• WORK INSTRUCTION: Would you repeat exactly the part of the listing below that runs from the line containing "A round column" down to the line containing "A single upright post: 169×138", inclusive, and nothing else?

• RECORDS SUPPLIED:
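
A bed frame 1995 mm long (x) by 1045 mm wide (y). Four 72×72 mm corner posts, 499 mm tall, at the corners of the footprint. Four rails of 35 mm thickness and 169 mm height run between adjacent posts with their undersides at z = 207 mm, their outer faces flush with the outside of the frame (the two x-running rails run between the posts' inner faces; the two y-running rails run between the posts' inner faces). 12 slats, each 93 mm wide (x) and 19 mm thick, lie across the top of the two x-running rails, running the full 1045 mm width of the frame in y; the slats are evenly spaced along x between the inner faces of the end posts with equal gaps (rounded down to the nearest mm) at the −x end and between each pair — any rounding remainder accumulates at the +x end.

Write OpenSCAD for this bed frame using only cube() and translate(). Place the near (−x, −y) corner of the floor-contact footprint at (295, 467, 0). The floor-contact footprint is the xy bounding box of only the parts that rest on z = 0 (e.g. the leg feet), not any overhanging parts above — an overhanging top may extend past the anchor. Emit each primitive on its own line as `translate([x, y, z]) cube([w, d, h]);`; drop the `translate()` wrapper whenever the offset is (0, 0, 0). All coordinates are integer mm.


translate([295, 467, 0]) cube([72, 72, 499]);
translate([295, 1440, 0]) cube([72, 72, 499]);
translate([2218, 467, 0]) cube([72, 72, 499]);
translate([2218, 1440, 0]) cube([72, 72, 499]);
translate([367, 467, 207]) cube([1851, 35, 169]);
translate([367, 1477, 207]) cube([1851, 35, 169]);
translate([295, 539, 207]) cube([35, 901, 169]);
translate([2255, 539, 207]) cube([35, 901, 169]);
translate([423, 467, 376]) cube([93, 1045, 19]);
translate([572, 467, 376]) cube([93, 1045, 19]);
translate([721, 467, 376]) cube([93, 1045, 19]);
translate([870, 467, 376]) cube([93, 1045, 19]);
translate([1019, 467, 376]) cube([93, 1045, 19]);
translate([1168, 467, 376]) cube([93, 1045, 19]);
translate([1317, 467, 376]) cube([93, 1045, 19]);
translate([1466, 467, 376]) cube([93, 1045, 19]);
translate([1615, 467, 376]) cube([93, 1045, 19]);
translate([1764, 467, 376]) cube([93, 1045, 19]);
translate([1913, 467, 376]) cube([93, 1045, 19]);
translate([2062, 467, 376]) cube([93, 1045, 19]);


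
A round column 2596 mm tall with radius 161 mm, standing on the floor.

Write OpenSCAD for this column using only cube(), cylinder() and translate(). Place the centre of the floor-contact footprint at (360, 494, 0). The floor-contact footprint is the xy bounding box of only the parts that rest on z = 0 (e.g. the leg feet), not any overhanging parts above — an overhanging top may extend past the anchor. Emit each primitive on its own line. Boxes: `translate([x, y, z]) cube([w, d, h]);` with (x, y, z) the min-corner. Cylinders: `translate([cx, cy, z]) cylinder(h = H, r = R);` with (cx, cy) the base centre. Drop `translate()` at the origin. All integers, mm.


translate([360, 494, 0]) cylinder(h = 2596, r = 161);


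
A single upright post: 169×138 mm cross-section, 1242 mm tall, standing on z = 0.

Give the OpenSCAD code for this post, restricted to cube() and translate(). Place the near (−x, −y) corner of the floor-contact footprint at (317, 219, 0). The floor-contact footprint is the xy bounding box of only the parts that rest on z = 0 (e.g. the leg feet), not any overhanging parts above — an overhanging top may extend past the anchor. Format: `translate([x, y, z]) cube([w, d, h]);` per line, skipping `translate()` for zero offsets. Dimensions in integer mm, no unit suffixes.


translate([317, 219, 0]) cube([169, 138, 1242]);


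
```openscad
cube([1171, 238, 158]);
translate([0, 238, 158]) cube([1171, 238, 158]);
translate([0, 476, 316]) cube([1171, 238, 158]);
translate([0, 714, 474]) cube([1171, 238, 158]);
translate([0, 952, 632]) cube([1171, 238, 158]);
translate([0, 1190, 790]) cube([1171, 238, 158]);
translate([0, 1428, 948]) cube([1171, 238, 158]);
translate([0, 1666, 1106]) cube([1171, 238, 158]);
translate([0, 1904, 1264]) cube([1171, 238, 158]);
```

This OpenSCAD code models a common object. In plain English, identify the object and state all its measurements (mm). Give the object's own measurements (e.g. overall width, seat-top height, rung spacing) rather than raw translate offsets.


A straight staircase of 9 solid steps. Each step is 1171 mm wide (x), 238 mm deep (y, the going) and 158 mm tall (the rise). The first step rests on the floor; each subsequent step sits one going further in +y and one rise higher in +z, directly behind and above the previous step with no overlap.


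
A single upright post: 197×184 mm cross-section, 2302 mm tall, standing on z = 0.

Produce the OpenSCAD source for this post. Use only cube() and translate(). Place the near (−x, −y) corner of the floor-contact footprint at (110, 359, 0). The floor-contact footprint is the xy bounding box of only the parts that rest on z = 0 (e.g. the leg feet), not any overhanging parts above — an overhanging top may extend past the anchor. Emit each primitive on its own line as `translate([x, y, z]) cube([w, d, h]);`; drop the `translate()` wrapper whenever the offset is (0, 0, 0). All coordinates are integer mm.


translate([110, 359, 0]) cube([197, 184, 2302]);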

...

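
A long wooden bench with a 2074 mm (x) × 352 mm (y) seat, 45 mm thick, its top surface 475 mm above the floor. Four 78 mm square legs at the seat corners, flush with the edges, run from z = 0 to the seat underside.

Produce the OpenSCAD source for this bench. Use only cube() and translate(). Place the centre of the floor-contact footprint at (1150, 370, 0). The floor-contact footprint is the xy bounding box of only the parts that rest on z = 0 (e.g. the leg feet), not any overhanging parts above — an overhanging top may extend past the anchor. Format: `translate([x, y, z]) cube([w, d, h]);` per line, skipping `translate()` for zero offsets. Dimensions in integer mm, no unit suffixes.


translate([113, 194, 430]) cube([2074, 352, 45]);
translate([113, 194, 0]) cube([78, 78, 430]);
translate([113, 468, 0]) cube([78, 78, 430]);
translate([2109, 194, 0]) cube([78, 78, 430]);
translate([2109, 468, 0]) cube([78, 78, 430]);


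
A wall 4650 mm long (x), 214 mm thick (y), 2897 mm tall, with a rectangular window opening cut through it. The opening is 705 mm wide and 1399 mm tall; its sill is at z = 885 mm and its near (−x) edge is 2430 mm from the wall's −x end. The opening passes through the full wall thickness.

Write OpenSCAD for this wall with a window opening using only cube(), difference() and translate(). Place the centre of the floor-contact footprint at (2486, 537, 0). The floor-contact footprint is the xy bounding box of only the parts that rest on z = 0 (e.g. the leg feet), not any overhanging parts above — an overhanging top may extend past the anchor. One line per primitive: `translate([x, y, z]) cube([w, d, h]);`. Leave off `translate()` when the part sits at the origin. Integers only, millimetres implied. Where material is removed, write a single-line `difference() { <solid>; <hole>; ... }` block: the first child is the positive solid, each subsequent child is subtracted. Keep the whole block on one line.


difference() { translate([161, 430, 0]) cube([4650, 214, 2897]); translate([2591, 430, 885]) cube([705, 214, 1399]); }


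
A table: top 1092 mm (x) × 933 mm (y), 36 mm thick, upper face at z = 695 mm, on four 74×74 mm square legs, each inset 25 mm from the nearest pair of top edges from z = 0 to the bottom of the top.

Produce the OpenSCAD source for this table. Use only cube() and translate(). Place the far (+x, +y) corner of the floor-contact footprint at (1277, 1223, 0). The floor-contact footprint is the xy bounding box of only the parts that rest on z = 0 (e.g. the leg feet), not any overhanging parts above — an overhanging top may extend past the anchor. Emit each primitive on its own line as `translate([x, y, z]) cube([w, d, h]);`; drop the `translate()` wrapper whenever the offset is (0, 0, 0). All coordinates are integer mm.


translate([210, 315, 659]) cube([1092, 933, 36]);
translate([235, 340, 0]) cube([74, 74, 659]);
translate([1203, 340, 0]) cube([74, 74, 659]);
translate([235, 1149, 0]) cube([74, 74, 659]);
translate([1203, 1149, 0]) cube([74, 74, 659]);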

• EXERCISE RESPONSE:
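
A round column 2596 mm tall with radius 161 mm, standing on the floor.

Write OpenSCAD for this column using only cube(), cylinder() and translate(). Place the centre of the floor-contact footprint at (360, 494, 0). The floor-contact footprint is the xy bounding box of only the parts that rest on z = 0 (e.g. the leg feet), not any overhanging parts above — an overhanging top may extend past the anchor. Emit each primitive on its own line. Boxes: `translate([x, y, z]) cube([w, d, h]);` with (x, y, z) the min-corner. Cylinders: `translate([cx, cy, z]) cylinder(h = H, r = R);` with (cx, cy) the base centre. Drop `translate()` at the origin. All integers, mm.


translate([360, 494, 0]) cylinder(h = 2596, r = 161);


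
A single upright post: 169×138 mm cross-section, 1242 mm tall, standing on z = 0.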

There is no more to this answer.